■ **Entries provided**:
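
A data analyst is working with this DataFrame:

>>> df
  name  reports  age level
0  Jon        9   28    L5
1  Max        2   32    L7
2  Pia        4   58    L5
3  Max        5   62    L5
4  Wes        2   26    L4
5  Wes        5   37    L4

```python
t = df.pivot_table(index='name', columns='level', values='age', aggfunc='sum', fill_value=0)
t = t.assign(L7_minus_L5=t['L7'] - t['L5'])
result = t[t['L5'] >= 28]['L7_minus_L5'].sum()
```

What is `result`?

pivot: rows=name, cols=level, sum(age):
level  L4  L5  L7
name             
Jon     0  28   0
Max     0  62  32
Pia     0  58   0
Wes    63   0   0
add column L7_minus_L5 = t['L7'] - t['L5']:
level  L4  L5  L7  L7_minus_L5
name                          
Jon     0  28   0          -28
Max     0  62  32          -30
Pia     0  58   0          -58
Wes    63   0   0            0
filter rows where L5 >= 28:
level  L4  L5  L7  L7_minus_L5
name                          
Jon     0  28   0          -28
Max     0  62  32          -30
Pia     0  58   0          -58

-116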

■ **Exercise brief**: A word-for-word restatement of every record above is expected.

■ **Answer section**:
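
A data analyst is working with this DataFrame:

>>> df
  name  reports  age level
0  Jon        9   28    L5
1  Max        2   32    L7
2  Pia        4   58    L5
3  Max        5   62    L5
4  Wes        2   26    L4
5  Wes        5   37    L4

```python
t = df.pivot_table(index='name', columns='level', values='age', aggfunc='sum', fill_value=0)
t = t.assign(L7_minus_L5=t['L7'] - t['L5'])
result = t[t['L5'] >= 28]['L7_minus_L5'].sum()
```

What is `result`?

pivot: rows=name, cols=level, sum(age):
level  L4  L5  L7
name             
Jon     0  28   0
Max     0  62  32
Pia     0  58   0
Wes    63   0   0
add column L7_minus_L5 = t['L7'] - t['L5']:
level  L4  L5  L7  L7_minus_L5
name                          
Jon     0  28   0          -28
Max     0  62  32          -30
Pia     0  58   0          -58
Wes    63   0   0            0
filter rows where L5 >= 28:
level  L4  L5  L7  L7_minus_L5
name                          
Jon     0  28   0          -28
Max     0  62  32          -30
Pia     0  58   0          -58

-116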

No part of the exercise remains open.